**WHAT TO WORK ON:** Print nothing except the lines of the listing below from the line with "Vera is open 09:00-15:30." to the line with "including everyone. If", each exactly as written, both ends included.

**DATA EXCERPTS:**
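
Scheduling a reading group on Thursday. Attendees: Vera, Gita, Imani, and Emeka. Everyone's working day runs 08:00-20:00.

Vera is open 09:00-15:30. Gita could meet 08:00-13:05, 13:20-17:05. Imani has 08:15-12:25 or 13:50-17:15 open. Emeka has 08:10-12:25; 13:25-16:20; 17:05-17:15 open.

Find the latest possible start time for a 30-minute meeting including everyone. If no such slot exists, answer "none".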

==

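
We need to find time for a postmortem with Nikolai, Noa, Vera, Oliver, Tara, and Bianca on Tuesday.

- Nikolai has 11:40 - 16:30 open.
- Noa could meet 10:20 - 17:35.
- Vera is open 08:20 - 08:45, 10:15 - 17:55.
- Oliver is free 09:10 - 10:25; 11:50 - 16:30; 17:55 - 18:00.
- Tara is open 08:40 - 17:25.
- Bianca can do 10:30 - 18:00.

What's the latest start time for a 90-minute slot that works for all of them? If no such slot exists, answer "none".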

==

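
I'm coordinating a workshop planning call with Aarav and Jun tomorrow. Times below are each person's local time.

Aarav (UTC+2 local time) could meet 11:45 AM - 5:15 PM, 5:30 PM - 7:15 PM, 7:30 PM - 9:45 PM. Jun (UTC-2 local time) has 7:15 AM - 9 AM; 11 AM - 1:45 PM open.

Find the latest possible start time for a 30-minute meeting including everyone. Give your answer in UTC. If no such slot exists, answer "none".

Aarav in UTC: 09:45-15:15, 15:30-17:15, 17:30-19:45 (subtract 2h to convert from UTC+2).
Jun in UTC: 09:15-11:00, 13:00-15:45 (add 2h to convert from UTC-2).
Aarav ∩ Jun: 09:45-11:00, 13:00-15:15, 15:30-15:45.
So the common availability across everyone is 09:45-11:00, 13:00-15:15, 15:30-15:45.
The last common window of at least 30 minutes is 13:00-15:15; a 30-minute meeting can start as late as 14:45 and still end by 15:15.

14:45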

**EXERCISE ANSWER:**
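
Vera is open 09:00-15:30. Gita could meet 08:00-13:05, 13:20-17:05. Imani has 08:15-12:25 or 13:50-17:15 open. Emeka has 08:10-12:25; 13:25-16:20; 17:05-17:15 open.

Find the latest possible start time for a 30-minute meeting including everyone. If no such slot exists, answer "none".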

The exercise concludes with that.